--- DATA SHOWN Enclosed Below ---

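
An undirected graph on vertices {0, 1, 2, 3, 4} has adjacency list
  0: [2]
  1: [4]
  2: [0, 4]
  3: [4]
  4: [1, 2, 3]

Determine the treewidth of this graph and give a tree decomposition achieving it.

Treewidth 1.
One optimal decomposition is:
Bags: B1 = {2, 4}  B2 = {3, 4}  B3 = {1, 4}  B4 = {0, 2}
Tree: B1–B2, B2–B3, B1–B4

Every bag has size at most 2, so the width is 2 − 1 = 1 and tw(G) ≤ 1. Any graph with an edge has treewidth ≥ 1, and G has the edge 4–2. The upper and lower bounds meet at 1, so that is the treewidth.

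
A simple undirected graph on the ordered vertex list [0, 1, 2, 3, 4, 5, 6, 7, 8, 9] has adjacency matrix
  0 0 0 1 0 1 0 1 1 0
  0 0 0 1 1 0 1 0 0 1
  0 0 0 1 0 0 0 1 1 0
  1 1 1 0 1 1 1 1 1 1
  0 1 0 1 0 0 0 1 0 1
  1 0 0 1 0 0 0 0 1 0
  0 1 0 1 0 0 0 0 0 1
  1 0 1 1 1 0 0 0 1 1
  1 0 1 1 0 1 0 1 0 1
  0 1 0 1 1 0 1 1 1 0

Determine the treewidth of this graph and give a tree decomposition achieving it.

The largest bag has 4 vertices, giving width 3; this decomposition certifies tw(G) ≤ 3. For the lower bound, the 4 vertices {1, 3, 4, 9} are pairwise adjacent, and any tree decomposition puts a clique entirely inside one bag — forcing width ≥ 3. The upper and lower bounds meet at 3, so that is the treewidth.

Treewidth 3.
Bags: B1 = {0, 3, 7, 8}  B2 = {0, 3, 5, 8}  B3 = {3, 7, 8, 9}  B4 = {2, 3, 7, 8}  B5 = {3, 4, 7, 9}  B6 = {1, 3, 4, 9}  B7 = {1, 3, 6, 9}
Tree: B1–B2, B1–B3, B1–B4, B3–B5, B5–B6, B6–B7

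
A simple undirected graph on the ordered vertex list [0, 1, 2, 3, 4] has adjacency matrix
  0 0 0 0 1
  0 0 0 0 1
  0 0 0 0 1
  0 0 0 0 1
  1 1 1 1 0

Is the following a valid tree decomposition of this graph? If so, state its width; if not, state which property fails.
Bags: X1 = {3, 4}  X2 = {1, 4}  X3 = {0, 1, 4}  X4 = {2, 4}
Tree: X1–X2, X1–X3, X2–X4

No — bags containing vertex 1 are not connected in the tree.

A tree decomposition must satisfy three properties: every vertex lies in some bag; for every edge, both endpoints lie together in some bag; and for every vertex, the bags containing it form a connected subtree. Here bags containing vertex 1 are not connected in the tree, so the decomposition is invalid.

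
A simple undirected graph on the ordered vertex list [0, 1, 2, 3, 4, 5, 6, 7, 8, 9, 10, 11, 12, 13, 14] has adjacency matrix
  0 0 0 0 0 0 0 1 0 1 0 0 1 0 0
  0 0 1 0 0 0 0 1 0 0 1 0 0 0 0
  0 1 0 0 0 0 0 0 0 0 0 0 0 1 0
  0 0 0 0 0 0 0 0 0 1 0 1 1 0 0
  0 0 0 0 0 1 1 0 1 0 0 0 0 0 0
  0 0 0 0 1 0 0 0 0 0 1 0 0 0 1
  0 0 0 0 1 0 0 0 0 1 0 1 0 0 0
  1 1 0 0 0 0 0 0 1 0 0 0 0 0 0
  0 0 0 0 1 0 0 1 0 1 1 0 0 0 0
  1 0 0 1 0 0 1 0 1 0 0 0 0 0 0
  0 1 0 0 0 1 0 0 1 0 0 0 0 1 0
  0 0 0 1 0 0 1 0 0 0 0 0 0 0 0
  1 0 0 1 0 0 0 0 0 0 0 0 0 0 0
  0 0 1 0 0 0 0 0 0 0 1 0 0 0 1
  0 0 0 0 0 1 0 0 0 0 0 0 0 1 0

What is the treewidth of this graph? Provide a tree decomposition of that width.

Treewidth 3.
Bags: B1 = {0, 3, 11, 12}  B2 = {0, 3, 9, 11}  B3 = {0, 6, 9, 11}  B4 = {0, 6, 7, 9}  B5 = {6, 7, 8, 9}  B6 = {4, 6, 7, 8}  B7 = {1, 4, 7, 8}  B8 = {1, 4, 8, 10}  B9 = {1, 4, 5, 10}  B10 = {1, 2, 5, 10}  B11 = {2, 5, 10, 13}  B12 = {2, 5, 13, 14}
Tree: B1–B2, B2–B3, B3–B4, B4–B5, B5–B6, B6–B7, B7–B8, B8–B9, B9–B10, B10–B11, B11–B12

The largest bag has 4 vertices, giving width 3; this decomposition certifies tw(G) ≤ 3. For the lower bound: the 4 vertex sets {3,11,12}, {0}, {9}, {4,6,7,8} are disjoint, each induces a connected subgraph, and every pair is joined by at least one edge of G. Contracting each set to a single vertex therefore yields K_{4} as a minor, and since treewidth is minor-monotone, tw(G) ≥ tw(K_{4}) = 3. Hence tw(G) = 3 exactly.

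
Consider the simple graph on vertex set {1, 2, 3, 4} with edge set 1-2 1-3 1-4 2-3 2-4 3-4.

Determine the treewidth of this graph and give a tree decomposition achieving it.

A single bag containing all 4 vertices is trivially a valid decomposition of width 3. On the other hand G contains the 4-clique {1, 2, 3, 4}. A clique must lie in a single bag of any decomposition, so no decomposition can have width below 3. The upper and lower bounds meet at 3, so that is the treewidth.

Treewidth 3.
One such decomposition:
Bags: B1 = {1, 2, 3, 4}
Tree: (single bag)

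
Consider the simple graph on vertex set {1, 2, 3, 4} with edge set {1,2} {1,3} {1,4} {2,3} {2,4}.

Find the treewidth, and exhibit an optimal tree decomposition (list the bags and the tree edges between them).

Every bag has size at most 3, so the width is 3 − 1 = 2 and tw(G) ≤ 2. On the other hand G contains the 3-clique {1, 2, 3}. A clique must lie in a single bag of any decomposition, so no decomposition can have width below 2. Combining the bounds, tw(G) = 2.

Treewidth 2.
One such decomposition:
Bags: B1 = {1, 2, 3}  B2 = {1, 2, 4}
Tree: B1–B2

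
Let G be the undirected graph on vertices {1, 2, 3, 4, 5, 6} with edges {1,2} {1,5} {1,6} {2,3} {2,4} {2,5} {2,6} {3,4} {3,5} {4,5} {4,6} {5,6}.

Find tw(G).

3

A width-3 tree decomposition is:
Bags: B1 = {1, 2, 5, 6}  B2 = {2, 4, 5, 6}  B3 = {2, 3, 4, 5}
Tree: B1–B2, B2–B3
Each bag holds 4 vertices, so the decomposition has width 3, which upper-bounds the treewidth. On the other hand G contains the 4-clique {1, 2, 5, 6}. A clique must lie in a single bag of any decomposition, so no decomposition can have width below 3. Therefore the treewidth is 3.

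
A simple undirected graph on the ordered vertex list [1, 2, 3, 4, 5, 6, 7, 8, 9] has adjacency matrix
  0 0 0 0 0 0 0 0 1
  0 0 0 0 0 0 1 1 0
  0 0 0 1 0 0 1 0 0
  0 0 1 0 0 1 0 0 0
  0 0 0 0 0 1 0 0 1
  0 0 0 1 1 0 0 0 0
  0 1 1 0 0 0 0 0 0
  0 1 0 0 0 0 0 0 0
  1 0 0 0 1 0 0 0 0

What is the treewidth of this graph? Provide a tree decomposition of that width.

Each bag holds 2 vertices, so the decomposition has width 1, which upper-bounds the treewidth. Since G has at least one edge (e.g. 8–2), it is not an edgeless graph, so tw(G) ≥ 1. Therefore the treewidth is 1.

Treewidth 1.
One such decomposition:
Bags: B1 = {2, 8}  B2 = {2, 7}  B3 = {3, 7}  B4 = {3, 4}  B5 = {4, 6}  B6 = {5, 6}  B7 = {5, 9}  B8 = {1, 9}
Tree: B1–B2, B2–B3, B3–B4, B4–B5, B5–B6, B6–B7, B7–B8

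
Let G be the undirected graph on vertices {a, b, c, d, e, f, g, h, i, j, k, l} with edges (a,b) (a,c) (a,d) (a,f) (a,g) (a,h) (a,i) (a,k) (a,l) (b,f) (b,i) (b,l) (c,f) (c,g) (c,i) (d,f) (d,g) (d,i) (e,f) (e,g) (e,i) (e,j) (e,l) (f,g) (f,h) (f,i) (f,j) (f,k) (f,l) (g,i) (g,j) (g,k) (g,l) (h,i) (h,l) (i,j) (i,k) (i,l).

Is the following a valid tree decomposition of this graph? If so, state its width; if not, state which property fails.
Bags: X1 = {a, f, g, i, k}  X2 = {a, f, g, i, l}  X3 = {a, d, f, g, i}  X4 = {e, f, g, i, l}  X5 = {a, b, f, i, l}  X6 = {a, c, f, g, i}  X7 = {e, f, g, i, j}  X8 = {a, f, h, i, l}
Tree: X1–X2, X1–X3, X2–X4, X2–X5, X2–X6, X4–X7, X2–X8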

--- End of Enclosed DATA SHOWN ---

▶ [EXERCISE PROMPT]:
Check each line of the material for "ordered". Copy the ones that have it.

▶ [EXERCISE SOLUTION]:
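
A simple undirected graph on the ordered vertex list [0, 1, 2, 3, 4, 5, 6, 7, 8, 9] has adjacency matrix
A simple undirected graph on the ordered vertex list [0, 1, 2, 3, 4] has adjacency matrix
A simple undirected graph on the ordered vertex list [0, 1, 2, 3, 4, 5, 6, 7, 8, 9, 10, 11, 12, 13, 14] has adjacency matrix
A simple undirected graph on the ordered vertex list [1, 2, 3, 4, 5, 6, 7, 8, 9] has adjacency matrix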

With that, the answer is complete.